Scan the records below, and wherever a line has the word "convex", pull it out.

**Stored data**
──────
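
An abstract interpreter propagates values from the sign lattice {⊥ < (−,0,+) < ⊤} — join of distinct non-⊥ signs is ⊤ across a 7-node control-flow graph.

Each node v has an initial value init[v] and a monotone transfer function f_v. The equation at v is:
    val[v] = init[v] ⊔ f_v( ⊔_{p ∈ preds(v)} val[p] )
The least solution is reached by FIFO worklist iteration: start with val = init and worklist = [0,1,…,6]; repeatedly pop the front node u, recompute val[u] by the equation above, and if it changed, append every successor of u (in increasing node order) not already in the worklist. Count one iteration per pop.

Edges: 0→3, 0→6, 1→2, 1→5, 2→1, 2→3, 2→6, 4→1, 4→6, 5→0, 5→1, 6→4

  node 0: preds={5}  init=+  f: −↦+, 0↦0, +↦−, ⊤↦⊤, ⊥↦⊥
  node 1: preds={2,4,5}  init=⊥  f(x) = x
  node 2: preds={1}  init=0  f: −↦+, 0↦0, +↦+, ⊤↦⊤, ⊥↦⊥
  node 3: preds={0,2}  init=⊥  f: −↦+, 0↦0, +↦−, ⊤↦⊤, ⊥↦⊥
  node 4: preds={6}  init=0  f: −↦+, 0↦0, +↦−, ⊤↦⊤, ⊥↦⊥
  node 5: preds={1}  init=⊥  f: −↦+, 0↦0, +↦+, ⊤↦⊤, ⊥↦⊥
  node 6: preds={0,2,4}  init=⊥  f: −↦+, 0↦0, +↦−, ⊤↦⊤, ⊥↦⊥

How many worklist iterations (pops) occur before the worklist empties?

Iteration log — 19 steps:
  step 1. node 0  ⊔preds=⊥  new=+  stable
  step 2. node 1  ⊔preds=0  new=0  old=⊥  +wl: 
  step 3. node 2  ⊔preds=0  new=0  stable
  step 4. node 3  ⊔preds=⊤  new=⊤  old=⊥  +wl: 
  step 5. node 4  ⊔preds=⊥  new=0  stable
  step 6. node 5  ⊔preds=0  new=0  old=⊥  +wl: 0,1
  step 7. node 6  ⊔preds=⊤  new=⊤  old=⊥  +wl: 4
  step 8. node 0  ⊔preds=0  new=⊤  old=+  +wl: 3,6
  step 9. node 1  ⊔preds=0  new=0  stable
  step 10. node 4  ⊔preds=⊤  new=⊤  old=0  +wl: 1
  step 11. node 3  ⊔preds=⊤  new=⊤  stable
  step 12. node 6  ⊔preds=⊤  new=⊤  stable
  step 13. node 1  ⊔preds=⊤  new=⊤  old=0  +wl: 2,5
  step 14. node 2  ⊔preds=⊤  new=⊤  old=0  +wl: 1,3,6
  step 15. node 5  ⊔preds=⊤  new=⊤  old=0  +wl: 0
  step 16. node 1  ⊔preds=⊤  new=⊤  stable
  step 17. node 3  ⊔preds=⊤  new=⊤  stable
  step 18. node 6  ⊔preds=⊤  new=⊤  stable
  step 19. node 0  ⊔preds=⊤  new=⊤  stable

Least fixpoint reached:
  node 0: ⊤
  node 1: ⊤
  node 2: ⊤
  node 3: ⊤
  node 4: ⊤
  node 5: ⊤
  node 6: ⊤

19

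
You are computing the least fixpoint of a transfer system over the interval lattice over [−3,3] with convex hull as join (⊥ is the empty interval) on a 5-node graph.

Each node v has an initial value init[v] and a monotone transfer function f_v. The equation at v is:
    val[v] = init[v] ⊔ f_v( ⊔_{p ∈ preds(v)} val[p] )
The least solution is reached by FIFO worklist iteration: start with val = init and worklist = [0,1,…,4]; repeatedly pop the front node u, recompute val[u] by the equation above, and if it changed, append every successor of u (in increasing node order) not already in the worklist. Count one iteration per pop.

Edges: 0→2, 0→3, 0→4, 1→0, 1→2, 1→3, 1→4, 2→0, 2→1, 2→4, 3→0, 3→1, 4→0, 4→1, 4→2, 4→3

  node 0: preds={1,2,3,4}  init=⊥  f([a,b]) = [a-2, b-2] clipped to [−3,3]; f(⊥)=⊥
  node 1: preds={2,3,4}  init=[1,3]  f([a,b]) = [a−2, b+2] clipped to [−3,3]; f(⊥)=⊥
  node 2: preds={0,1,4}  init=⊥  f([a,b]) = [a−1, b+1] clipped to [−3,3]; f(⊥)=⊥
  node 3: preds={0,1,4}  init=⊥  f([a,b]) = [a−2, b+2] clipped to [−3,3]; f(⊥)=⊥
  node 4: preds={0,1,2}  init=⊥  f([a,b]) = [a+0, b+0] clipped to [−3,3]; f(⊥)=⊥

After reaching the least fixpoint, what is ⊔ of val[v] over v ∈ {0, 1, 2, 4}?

[-3,3]

Worklist (14 pops):
  #1 pop 0: in=[1,3] → [-1,1] (was ⊥); enqueue []
  #2 pop 1: in=⊥ → [1,3] (no change)
  #3 pop 2: in=[-1,3] → [-2,3] (was ⊥); enqueue [0,1]
  #4 pop 3: in=[-1,3] → [-3,3] (was ⊥); enqueue []
  #5 pop 4: in=[-2,3] → [-2,3] (was ⊥); enqueue [2,3]
  #6 pop 0: in=[-3,3] → [-3,1] (was [-1,1]); enqueue [4]
  #7 pop 1: in=[-3,3] → [-3,3] (was [1,3]); enqueue [0]
  #8 pop 2: in=[-3,3] → [-3,3] (was [-2,3]); enqueue [1]
  #9 pop 3: in=[-3,3] → [-3,3] (no change)
  #10 pop 4: in=[-3,3] → [-3,3] (was [-2,3]); enqueue [2,3]
  #11 pop 0: in=[-3,3] → [-3,1] (no change)
  #12 pop 1: in=[-3,3] → [-3,3] (no change)
  #13 pop 2: in=[-3,3] → [-3,3] (no change)
  #14 pop 3: in=[-3,3] → [-3,3] (no change)

Fixpoint:
  val[0] = [-3,1]
  val[1] = [-3,3]
  val[2] = [-3,3]
  val[3] = [-3,3]
  val[4] = [-3,3]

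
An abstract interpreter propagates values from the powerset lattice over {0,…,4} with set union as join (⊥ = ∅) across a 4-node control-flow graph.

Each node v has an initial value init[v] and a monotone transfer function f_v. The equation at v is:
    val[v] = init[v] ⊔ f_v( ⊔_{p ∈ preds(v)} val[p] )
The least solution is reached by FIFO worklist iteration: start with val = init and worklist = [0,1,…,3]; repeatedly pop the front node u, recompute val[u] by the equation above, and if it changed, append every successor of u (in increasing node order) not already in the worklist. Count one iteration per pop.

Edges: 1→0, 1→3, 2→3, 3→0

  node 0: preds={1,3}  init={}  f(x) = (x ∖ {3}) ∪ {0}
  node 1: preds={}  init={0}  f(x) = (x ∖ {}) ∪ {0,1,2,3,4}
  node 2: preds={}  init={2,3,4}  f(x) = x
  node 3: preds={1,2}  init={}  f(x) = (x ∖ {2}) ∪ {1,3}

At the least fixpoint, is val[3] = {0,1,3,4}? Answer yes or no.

Iteration log — 5 steps:
  step 1. node 0  ⊔preds={0}  new={0}  old={}  +wl: 
  step 2. node 1  ⊔preds={}  new={0,1,2,3,4}  old={0}  +wl: 0
  step 3. node 2  ⊔preds={}  new={2,3,4}  stable
  step 4. node 3  ⊔preds={0,1,2,3,4}  new={0,1,3,4}  old={}  +wl: 
  step 5. node 0  ⊔preds={0,1,2,3,4}  new={0,1,2,4}  old={0}  +wl: 

Least fixpoint reached:
  node 0: {0,1,2,4}
  node 1: {0,1,2,3,4}
  node 2: {2,3,4}
  node 3: {0,1,3,4}

yes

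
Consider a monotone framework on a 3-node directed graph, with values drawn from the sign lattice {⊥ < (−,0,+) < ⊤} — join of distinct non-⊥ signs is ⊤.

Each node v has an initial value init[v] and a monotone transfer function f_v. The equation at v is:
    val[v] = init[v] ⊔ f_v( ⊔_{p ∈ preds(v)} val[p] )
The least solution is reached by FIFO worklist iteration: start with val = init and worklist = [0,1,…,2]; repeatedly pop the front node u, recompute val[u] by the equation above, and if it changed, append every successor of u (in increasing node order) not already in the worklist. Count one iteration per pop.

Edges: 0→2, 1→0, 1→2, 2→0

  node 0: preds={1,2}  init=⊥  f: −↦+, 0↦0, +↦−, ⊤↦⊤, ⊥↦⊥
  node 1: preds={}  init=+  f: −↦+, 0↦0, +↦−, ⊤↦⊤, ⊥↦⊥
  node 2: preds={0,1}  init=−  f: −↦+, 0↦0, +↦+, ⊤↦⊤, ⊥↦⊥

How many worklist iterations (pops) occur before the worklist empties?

Iteration log — 4 steps:
  step 1. node 0  ⊔preds=⊤  new=⊤  old=⊥  +wl: 
  step 2. node 1  ⊔preds=⊥  new=+  stable
  step 3. node 2  ⊔preds=⊤  new=⊤  old=−  +wl: 0
  step 4. node 0  ⊔preds=⊤  new=⊤  stable

Least fixpoint reached:
  node 0: ⊤
  node 1: +
  node 2: ⊤

4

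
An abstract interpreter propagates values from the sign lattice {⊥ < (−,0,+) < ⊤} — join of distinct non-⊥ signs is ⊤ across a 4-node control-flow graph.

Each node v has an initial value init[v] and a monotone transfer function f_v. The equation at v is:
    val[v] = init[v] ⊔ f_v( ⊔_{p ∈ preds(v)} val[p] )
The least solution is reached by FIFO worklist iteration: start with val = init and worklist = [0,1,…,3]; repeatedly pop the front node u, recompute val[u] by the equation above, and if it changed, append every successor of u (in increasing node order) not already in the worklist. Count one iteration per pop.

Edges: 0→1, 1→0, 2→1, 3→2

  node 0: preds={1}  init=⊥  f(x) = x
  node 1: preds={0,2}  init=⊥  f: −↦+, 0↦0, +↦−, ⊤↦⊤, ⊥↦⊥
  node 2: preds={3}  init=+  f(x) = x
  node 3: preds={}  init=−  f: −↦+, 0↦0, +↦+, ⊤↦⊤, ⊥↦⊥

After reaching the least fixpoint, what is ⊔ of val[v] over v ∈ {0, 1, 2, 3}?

⊤

Worklist (8 pops):
  #1 pop 0: in=⊥ → ⊥ (no change)
  #2 pop 1: in=+ → − (was ⊥); enqueue [0]
  #3 pop 2: in=− → ⊤ (was +); enqueue [1]
  #4 pop 3: in=⊥ → − (no change)
  #5 pop 0: in=− → − (was ⊥); enqueue []
  #6 pop 1: in=⊤ → ⊤ (was −); enqueue [0]
  #7 pop 0: in=⊤ → ⊤ (was −); enqueue [1]
  #8 pop 1: in=⊤ → ⊤ (no change)

Fixpoint:
  val[0] = ⊤
  val[1] = ⊤
  val[2] = ⊤
  val[3] = −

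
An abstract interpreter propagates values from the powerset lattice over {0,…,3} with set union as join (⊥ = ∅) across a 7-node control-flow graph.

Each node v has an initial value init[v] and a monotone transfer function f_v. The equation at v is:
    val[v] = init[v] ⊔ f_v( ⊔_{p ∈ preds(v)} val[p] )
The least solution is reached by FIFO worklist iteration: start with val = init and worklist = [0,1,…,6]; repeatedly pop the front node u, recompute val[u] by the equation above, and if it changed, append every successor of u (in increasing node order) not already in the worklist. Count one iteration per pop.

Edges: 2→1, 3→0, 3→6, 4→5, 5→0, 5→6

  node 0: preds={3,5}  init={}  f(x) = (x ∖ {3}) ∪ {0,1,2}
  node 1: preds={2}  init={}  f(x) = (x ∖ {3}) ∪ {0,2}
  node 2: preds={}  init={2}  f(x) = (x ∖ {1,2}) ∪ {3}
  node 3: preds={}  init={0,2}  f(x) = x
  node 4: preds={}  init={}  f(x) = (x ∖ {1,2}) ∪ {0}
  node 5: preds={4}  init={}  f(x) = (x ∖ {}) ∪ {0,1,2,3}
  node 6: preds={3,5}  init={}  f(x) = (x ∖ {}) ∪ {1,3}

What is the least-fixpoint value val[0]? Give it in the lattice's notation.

{0,1,2}

Trace (9 dequeues):
  [1] u=0 | in {0,2} | out {0,1,2} | prev {} | push {}
  [2] u=1 | in {2} | out {0,2} | prev {} | push {}
  [3] u=2 | in {} | out {2,3} | prev {2} | push {1}
  [4] u=3 | in {} | out {0,2} | ==
  [5] u=4 | in {} | out {0} | prev {} | push {}
  [6] u=5 | in {0} | out {0,1,2,3} | prev {} | push {0}
  [7] u=6 | in {0,1,2,3} | out {0,1,2,3} | prev {} | push {}
  [8] u=1 | in {2,3} | out {0,2} | ==
  [9] u=0 | in {0,1,2,3} | out {0,1,2} | ==

Converged values:
  [0] {0,1,2}
  [1] {0,2}
  [2] {2,3}
  [3] {0,2}
  [4] {0}
  [5] {0,1,2,3}
  [6] {0,1,2,3}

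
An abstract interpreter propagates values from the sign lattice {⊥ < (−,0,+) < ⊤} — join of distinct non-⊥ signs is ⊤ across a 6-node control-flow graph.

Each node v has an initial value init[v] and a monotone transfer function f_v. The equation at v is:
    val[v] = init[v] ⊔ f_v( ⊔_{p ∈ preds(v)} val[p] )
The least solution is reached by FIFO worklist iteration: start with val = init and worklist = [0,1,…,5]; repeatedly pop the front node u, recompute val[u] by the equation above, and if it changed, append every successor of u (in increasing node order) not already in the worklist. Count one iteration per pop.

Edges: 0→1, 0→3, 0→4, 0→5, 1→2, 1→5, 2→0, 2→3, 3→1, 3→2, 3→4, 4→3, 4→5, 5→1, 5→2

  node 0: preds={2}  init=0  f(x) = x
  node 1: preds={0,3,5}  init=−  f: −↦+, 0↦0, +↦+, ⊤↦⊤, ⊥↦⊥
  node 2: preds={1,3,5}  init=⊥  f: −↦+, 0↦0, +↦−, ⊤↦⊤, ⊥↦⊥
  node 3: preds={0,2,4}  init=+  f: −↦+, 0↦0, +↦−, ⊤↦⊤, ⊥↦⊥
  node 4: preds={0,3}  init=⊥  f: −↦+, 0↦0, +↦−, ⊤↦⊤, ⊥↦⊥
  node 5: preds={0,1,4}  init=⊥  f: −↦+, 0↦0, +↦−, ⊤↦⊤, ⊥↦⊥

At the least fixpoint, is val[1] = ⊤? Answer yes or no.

yes

Worklist (12 pops):
  #1 pop 0: in=⊥ → 0 (no change)
  #2 pop 1: in=⊤ → ⊤ (was −); enqueue []
  #3 pop 2: in=⊤ → ⊤ (was ⊥); enqueue [0]
  #4 pop 3: in=⊤ → ⊤ (was +); enqueue [1,2]
  #5 pop 4: in=⊤ → ⊤ (was ⊥); enqueue [3]
  #6 pop 5: in=⊤ → ⊤ (was ⊥); enqueue []
  #7 pop 0: in=⊤ → ⊤ (was 0); enqueue [4,5]
  #8 pop 1: in=⊤ → ⊤ (no change)
  #9 pop 2: in=⊤ → ⊤ (no change)
  #10 pop 3: in=⊤ → ⊤ (no change)
  #11 pop 4: in=⊤ → ⊤ (no change)
  #12 pop 5: in=⊤ → ⊤ (no change)

Fixpoint:
  val[0] = ⊤
  val[1] = ⊤
  val[2] = ⊤
  val[3] = ⊤
  val[4] = ⊤
  val[5] = ⊤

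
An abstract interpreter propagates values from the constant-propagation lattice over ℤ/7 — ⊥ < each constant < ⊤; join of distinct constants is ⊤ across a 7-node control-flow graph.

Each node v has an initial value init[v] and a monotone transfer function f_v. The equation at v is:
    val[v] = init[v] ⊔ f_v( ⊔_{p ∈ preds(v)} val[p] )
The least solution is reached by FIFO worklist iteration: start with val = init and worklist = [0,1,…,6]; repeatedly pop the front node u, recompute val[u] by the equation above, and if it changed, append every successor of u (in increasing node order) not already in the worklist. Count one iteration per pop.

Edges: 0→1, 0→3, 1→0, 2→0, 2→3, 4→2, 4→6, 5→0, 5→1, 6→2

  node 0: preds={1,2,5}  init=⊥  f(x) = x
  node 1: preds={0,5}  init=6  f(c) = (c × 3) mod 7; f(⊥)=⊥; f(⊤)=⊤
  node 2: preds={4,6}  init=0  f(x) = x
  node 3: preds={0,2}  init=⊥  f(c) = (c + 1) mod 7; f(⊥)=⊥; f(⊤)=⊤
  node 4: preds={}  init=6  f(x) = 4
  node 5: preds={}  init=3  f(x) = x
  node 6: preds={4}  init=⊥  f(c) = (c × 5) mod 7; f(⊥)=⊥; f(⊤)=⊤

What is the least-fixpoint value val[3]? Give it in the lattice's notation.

⊤

Iteration log — 9 steps:
  step 1. node 0  ⊔preds=⊤  new=⊤  old=⊥  +wl: 
  step 2. node 1  ⊔preds=⊤  new=⊤  old=6  +wl: 0
  step 3. node 2  ⊔preds=6  new=⊤  old=0  +wl: 
  step 4. node 3  ⊔preds=⊤  new=⊤  old=⊥  +wl: 
  step 5. node 4  ⊔preds=⊥  new=⊤  old=6  +wl: 2
  step 6. node 5  ⊔preds=⊥  new=3  stable
  step 7. node 6  ⊔preds=⊤  new=⊤  old=⊥  +wl: 
  step 8. node 0  ⊔preds=⊤  new=⊤  stable
  step 9. node 2  ⊔preds=⊤  new=⊤  stable

Least fixpoint reached:
  node 0: ⊤
  node 1: ⊤
  node 2: ⊤
  node 3: ⊤
  node 4: ⊤
  node 5: 3
  node 6: ⊤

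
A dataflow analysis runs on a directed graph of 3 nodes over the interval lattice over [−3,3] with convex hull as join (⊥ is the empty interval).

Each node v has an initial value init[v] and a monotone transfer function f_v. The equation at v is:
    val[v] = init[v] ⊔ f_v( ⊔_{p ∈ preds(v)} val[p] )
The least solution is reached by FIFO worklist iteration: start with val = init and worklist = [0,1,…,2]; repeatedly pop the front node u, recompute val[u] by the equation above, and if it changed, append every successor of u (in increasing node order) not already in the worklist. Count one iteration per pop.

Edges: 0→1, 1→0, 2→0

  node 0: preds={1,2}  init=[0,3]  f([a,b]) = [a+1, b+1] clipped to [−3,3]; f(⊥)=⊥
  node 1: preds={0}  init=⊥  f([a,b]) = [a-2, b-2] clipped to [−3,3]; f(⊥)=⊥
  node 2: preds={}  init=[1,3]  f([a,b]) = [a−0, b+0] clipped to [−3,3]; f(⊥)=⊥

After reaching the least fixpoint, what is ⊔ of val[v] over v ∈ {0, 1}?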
──────
**Solution for this problem**
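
You are computing the least fixpoint of a transfer system over the interval lattice over [−3,3] with convex hull as join (⊥ is the empty interval) on a 5-node graph.
A dataflow analysis runs on a directed graph of 3 nodes over the interval lattice over [−3,3] with convex hull as join (⊥ is the empty interval).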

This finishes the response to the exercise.